Task brief = What lines of the material hold the string "Actor"? Pull each of them out.

+++ Material for this exercise +++

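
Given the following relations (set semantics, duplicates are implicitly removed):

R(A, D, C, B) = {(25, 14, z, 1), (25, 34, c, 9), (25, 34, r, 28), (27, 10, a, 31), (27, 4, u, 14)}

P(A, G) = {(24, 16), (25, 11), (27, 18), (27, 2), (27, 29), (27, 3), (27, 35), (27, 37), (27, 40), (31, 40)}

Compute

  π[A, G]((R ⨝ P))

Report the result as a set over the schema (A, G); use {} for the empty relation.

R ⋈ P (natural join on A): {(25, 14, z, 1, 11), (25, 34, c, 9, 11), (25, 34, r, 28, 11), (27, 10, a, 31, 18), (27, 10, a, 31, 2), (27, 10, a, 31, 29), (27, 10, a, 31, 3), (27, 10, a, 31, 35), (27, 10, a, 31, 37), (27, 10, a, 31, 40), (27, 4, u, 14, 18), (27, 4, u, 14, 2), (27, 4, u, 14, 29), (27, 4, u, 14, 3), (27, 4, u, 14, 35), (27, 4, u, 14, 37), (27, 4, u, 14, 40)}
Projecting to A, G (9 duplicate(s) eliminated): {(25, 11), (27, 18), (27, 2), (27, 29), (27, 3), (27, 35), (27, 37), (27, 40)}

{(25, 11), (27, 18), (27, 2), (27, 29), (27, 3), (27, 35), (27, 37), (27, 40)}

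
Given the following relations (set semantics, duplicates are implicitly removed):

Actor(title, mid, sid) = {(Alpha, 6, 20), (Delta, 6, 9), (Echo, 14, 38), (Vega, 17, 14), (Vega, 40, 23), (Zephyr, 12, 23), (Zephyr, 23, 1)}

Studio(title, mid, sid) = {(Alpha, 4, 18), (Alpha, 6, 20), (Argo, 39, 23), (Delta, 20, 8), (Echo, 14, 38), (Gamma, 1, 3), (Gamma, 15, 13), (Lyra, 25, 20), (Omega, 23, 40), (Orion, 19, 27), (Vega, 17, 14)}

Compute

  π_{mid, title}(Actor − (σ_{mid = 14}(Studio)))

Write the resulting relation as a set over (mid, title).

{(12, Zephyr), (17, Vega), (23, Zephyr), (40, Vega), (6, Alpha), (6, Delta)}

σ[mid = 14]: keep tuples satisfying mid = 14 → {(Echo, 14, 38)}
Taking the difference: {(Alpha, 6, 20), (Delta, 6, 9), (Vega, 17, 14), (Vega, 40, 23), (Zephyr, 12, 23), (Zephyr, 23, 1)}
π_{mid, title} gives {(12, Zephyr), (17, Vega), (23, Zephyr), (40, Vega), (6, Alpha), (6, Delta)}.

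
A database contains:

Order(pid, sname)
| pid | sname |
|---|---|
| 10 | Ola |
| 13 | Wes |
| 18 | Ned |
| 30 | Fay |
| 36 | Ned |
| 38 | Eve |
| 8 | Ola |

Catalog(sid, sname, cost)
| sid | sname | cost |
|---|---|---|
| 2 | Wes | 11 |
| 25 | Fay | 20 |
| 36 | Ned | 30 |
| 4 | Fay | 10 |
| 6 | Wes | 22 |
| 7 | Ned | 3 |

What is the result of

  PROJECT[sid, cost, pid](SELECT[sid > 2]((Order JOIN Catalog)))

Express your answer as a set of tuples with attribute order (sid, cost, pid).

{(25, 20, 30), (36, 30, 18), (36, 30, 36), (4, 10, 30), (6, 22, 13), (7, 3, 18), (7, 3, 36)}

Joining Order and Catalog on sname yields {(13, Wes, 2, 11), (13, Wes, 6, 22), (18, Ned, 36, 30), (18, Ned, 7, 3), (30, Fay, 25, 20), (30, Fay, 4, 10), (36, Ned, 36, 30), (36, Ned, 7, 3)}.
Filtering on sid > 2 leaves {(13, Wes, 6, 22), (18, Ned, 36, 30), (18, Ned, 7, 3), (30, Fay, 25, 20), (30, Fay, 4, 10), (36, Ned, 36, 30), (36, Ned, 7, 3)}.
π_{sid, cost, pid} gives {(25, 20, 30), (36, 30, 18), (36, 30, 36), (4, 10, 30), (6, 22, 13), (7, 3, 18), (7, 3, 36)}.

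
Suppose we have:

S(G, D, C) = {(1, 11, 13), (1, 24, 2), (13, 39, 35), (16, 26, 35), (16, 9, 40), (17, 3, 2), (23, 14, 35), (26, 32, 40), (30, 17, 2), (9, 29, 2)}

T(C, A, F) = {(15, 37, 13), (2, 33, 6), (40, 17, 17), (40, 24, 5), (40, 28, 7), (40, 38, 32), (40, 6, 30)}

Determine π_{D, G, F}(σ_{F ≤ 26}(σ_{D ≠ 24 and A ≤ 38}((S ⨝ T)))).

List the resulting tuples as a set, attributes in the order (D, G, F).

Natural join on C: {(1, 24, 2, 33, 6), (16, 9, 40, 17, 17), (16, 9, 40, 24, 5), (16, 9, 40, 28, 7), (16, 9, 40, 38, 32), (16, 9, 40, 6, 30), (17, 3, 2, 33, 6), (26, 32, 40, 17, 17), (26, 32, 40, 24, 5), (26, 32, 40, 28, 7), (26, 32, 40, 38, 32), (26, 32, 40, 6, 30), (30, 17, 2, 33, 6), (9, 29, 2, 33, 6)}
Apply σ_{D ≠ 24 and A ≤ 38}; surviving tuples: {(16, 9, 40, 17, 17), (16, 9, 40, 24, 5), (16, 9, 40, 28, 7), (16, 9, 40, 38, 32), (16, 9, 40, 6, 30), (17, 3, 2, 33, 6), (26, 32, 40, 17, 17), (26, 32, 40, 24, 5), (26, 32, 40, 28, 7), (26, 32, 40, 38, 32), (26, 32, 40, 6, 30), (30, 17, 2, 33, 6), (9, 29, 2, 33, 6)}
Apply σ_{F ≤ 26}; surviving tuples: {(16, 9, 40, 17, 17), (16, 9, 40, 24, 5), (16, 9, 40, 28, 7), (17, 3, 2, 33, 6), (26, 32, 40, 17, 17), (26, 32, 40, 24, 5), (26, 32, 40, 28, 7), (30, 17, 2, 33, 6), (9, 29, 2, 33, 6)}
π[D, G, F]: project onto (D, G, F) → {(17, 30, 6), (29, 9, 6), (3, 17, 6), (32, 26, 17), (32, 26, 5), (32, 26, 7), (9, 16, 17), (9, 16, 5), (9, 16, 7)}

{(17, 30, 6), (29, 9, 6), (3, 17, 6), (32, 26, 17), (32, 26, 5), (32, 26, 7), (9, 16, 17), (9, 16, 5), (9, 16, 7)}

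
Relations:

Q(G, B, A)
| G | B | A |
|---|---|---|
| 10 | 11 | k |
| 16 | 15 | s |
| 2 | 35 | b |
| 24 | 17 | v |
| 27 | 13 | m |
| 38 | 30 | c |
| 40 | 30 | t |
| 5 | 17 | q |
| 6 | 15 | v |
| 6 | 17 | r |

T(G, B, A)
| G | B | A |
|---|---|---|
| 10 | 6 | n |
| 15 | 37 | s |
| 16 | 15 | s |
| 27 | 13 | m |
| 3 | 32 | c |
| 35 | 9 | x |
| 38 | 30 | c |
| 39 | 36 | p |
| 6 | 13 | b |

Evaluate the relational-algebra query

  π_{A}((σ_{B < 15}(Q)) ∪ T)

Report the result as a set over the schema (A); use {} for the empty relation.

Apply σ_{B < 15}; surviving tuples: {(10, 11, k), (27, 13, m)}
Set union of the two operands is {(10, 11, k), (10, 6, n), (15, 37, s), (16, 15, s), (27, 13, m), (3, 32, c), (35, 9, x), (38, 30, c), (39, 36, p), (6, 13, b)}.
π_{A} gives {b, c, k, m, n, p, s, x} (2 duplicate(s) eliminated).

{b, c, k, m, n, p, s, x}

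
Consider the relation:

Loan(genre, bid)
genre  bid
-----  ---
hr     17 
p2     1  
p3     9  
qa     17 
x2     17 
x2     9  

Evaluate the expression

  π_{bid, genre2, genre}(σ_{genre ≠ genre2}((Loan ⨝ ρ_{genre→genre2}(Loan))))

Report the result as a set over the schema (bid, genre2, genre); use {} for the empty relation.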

+++

Answer space =
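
Actor(title, mid, sid) = {(Alpha, 6, 20), (Delta, 6, 9), (Echo, 14, 38), (Vega, 17, 14), (Vega, 40, 23), (Zephyr, 12, 23), (Zephyr, 23, 1)}
  π_{mid, title}(Actor − (σ_{mid = 14}(Studio)))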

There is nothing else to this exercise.